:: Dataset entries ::
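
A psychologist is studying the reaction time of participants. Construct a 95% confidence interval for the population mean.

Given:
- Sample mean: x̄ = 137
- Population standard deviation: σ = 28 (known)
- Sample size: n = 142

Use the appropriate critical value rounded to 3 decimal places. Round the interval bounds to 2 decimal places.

The population standard deviation σ is known, so use a z-interval (standard normal critical value).

For 95% confidence, z* = 1.96 (from standard normal table)

Standard error: SE = σ/√n = 28/√142 = 2.349708

Margin of error: E = z* × SE = 1.96 × 2.349708 = 4.6054

Z-interval: x̄ ± E = 137 ± 4.6054 = (132.3946, 141.6054)

Rounded to 2 decimal places:

(132.39, 141.61)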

:: PROBLEM ::
Between the first line of the entries above and the line with "- Sample size: n = 142", both included, copy every line exactly and nothing outside that range.

:: EXERCISE OUTPUT ::
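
A psychologist is studying the reaction time of participants. Construct a 95% confidence interval for the population mean.

Given:
- Sample mean: x̄ = 137
- Population standard deviation: σ = 28 (known)
- Sample size: n = 142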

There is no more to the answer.